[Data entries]
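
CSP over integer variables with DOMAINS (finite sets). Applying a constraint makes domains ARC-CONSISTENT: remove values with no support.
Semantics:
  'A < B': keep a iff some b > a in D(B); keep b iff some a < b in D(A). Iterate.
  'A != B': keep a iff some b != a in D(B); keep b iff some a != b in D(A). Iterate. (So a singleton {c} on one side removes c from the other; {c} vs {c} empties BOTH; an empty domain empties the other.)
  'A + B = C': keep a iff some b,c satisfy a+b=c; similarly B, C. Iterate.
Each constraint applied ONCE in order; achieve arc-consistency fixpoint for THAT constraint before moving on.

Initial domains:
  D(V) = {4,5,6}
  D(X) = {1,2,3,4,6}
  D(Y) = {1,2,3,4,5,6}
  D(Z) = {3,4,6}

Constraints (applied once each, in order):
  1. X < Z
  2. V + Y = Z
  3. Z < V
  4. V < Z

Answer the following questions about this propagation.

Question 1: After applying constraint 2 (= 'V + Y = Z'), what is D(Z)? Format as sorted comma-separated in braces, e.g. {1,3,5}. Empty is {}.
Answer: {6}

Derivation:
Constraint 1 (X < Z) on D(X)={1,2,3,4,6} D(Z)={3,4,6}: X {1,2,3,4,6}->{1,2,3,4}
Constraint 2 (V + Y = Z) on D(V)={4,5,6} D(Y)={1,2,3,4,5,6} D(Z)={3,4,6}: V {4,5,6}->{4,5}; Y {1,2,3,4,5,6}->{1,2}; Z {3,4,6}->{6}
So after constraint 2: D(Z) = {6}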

**Task instructions:** Gather and copy every line of the data in which the string "some" is found.

**Task answer:**
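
  'A < B': keep a iff some b > a in D(B); keep b iff some a < b in D(A). Iterate.
  'A != B': keep a iff some b != a in D(B); keep b iff some a != b in D(A). Iterate. (So a singleton {c} on one side removes c from the other; {c} vs {c} empties BOTH; an empty domain empties the other.)
  'A + B = C': keep a iff some b,c satisfy a+b=c; similarly B, C. Iterate.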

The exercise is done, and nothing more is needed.